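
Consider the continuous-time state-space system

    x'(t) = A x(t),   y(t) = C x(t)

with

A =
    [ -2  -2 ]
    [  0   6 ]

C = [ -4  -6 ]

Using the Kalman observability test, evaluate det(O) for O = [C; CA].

CA = [[8, -28]]
Observability matrix O = [C; CA] = [[-4, -6], [8, -28]]
det(O) = (-4)·(-28) - (-6)·8 = 112 - (-48) = 160
Since det(O) ≠ 0, rank(O) = 2 and the system is completely observable.

160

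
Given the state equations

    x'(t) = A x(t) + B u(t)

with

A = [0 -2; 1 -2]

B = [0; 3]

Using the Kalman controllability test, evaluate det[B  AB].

18

AB = [[-6], [-6]]
Controllability matrix C = [B  AB] = [[0, -6], [3, -6]]
det(C) = 0·(-6) - (-6)·3 = 0 - (-18) = 18
Since det(C) ≠ 0, rank(C) = 2 and the system is completely controllable.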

(Task instructions) If a line in the data contains the string "state", count it, then give the total and nothing else.

(Solution to this exercise) 2